Stored items:
>>

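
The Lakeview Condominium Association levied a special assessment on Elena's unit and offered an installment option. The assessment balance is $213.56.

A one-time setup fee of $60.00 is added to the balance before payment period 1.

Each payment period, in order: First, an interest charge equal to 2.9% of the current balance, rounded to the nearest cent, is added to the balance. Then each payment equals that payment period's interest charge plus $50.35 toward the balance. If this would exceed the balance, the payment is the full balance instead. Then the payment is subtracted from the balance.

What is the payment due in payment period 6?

$22.44

# | Opening | Interest | Payment | End bal
1 | $273.56 | $7.93 | $58.28 | $223.21
2 | $223.21 | $6.47 | $56.82 | $172.86
3 | $172.86 | $5.01 | $55.36 | $122.51
4 | $122.51 | $3.55 | $53.90 | $72.16
5 | $72.16 | $2.09 | $52.44 | $21.81
6 | $21.81 | $0.63 | $22.44 | $0.00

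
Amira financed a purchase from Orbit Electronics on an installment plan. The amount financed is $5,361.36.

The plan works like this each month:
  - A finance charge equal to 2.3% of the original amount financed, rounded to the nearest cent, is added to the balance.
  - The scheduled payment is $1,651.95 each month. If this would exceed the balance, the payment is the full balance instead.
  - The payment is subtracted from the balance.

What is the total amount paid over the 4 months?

Month 1: $5,361.36 +$123.31 interest = $5,484.67; pay $1,651.95 → $3,832.72
Month 2: $3,832.72 +$123.31 interest = $3,956.03; pay $1,651.95 → $2,304.08
Month 3: $2,304.08 +$123.31 interest = $2,427.39; pay $1,651.95 → $775.44
Month 4: $775.44 +$123.31 interest = $898.75; pay $898.75 → $0.00
Total paid: $5,854.60

$5,854.60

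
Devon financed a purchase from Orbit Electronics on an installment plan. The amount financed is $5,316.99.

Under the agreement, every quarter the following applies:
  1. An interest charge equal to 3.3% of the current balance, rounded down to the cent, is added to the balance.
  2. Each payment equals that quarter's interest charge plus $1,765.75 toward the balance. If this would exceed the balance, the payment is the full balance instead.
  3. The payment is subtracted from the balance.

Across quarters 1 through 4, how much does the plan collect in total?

Quarter 1: $5,316.99 +$175.46 interest = $5,492.45; pay $1,941.21 → $3,551.24
Quarter 2: $3,551.24 +$117.19 interest = $3,668.43; pay $1,882.94 → $1,785.49
Quarter 3: $1,785.49 +$58.92 interest = $1,844.41; pay $1,824.67 → $19.74
Quarter 4: $19.74 +$0.65 interest = $20.39; pay $20.39 → $0.00
Total paid: $5,669.21

$5,669.21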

<<

**Work instruction:**
Return nothing but the lines from the top of the records above through the line that has "Amira financed a". Keep each one exact.

**Response box:**
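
The Lakeview Condominium Association levied a special assessment on Elena's unit and offered an installment option. The assessment balance is $213.56.

A one-time setup fee of $60.00 is added to the balance before payment period 1.

Each payment period, in order: First, an interest charge equal to 2.9% of the current balance, rounded to the nearest cent, is added to the balance. Then each payment equals that payment period's interest charge plus $50.35 toward the balance. If this would exceed the balance, the payment is the full balance instead. Then the payment is subtracted from the balance.

What is the payment due in payment period 6?

$22.44

# | Opening | Interest | Payment | End bal
1 | $273.56 | $7.93 | $58.28 | $223.21
2 | $223.21 | $6.47 | $56.82 | $172.86
3 | $172.86 | $5.01 | $55.36 | $122.51
4 | $122.51 | $3.55 | $53.90 | $72.16
5 | $72.16 | $2.09 | $52.44 | $21.81
6 | $21.81 | $0.63 | $22.44 | $0.00

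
Amira financed a purchase from Orbit Electronics on an installment plan. The amount financed is $5,361.36.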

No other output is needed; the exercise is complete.